PROBLEM: An identical copy of all records below is to be written out.

(Extracted data entries)
[Start of section]

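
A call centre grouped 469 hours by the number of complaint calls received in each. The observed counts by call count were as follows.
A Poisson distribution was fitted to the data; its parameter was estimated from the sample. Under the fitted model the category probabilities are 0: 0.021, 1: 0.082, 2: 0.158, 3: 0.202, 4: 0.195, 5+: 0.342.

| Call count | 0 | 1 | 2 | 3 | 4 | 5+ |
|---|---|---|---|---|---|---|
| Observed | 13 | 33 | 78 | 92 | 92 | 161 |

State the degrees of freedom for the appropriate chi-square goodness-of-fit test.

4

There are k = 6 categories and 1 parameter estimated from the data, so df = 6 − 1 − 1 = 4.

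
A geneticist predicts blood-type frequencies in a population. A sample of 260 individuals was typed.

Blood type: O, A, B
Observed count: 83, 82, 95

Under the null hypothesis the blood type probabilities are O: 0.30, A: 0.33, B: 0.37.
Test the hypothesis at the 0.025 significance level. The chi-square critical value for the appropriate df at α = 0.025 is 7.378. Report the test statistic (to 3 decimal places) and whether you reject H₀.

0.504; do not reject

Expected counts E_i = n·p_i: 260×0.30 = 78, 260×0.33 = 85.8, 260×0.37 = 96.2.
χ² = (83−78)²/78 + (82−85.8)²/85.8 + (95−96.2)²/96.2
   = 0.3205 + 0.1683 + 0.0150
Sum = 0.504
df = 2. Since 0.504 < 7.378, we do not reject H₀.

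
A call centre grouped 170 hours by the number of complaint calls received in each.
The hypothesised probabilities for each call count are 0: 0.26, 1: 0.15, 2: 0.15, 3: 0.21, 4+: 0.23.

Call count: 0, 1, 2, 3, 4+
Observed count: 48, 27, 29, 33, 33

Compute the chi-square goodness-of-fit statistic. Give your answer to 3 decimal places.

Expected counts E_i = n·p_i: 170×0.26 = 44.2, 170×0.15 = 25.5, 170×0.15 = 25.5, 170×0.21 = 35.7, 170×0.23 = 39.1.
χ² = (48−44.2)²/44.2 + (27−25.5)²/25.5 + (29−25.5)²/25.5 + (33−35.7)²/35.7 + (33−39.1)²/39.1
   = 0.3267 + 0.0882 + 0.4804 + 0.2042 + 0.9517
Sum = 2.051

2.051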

[End of section]

TASK RESPONSE:
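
A call centre grouped 469 hours by the number of complaint calls received in each. The observed counts by call count were as follows.
A Poisson distribution was fitted to the data; its parameter was estimated from the sample. Under the fitted model the category probabilities are 0: 0.021, 1: 0.082, 2: 0.158, 3: 0.202, 4: 0.195, 5+: 0.342.

| Call count | 0 | 1 | 2 | 3 | 4 | 5+ |
|---|---|---|---|---|---|---|
| Observed | 13 | 33 | 78 | 92 | 92 | 161 |

State the degrees of freedom for the appropriate chi-square goodness-of-fit test.

4

There are k = 6 categories and 1 parameter estimated from the data, so df = 6 − 1 − 1 = 4.

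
A geneticist predicts blood-type frequencies in a population. A sample of 260 individuals was typed.

Blood type: O, A, B
Observed count: 83, 82, 95

Under the null hypothesis the blood type probabilities are O: 0.30, A: 0.33, B: 0.37.
Test the hypothesis at the 0.025 significance level. The chi-square critical value for the appropriate df at α = 0.025 is 7.378. Report the test statistic (to 3 decimal places) and whether you reject H₀.

0.504; do not reject

Expected counts E_i = n·p_i: 260×0.30 = 78, 260×0.33 = 85.8, 260×0.37 = 96.2.
χ² = (83−78)²/78 + (82−85.8)²/85.8 + (95−96.2)²/96.2
   = 0.3205 + 0.1683 + 0.0150
Sum = 0.504
df = 2. Since 0.504 < 7.378, we do not reject H₀.

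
A call centre grouped 170 hours by the number of complaint calls received in each.
The hypothesised probabilities for each call count are 0: 0.26, 1: 0.15, 2: 0.15, 3: 0.21, 4+: 0.23.

Call count: 0, 1, 2, 3, 4+
Observed count: 48, 27, 29, 33, 33

Compute the chi-square goodness-of-fit statistic. Give your answer to 3 decimal places.

Expected counts E_i = n·p_i: 170×0.26 = 44.2, 170×0.15 = 25.5, 170×0.15 = 25.5, 170×0.21 = 35.7, 170×0.23 = 39.1.
χ² = (48−44.2)²/44.2 + (27−25.5)²/25.5 + (29−25.5)²/25.5 + (33−35.7)²/35.7 + (33−39.1)²/39.1
   = 0.3267 + 0.0882 + 0.4804 + 0.2042 + 0.9517
Sum = 2.051

2.051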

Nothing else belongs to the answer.